> **THE TASK**
Look over the entries that follow and work out how many lines contain "indices". State the number only.

== INFORMATION GIVEN ==

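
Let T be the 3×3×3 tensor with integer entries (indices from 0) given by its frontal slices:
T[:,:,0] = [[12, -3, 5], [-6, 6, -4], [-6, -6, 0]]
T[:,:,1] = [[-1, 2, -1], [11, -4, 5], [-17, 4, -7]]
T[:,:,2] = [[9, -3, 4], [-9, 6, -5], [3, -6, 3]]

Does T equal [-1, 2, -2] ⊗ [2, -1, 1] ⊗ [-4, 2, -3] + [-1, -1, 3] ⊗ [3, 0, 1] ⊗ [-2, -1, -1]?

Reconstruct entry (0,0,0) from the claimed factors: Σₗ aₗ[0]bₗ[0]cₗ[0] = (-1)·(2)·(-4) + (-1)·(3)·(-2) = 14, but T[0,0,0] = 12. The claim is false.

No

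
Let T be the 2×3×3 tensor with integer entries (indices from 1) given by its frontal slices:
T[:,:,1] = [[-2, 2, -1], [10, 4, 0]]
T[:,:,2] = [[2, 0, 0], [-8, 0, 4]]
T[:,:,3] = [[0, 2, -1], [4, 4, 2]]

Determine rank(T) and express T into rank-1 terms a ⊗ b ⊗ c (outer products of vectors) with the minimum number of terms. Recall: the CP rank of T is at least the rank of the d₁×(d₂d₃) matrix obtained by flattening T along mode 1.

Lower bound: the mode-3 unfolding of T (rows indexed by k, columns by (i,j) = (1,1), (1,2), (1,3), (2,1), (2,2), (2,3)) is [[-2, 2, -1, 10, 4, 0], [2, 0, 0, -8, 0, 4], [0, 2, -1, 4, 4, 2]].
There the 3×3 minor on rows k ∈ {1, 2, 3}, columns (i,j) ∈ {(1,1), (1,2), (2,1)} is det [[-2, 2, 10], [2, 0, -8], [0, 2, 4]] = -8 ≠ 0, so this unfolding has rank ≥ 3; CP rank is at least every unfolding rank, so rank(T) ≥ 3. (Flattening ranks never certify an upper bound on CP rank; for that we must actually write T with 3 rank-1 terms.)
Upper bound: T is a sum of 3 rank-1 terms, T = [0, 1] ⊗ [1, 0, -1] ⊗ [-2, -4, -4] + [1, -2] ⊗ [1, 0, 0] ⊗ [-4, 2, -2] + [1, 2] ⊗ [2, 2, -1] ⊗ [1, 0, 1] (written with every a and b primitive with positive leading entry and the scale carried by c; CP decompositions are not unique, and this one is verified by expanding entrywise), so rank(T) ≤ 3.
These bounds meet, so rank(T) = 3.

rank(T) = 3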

===

> **ANSWER BOX**
2